▶ [TASK BRIEF] Below are records; reply with nothing but the number of lines in them that contain "target".

▶ [RECORDS SUPPLIED]
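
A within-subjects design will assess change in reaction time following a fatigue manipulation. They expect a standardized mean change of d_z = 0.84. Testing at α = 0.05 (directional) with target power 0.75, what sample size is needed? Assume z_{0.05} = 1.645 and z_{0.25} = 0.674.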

* * *

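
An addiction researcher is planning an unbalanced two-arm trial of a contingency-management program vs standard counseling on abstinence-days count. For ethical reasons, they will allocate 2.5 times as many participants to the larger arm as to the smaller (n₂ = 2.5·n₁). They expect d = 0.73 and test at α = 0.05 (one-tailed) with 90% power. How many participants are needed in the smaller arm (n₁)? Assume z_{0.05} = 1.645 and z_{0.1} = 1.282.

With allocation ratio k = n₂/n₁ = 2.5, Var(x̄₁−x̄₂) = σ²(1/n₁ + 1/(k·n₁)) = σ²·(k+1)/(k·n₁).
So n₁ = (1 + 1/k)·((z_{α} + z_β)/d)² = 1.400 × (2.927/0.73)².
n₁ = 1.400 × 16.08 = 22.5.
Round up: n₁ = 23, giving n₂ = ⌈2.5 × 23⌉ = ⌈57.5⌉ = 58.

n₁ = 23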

...

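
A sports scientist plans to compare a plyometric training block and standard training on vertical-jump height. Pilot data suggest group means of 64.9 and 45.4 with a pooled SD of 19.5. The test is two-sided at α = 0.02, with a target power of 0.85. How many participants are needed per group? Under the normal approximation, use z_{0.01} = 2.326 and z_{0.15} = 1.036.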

▶ [YOUR RESPONSE] 2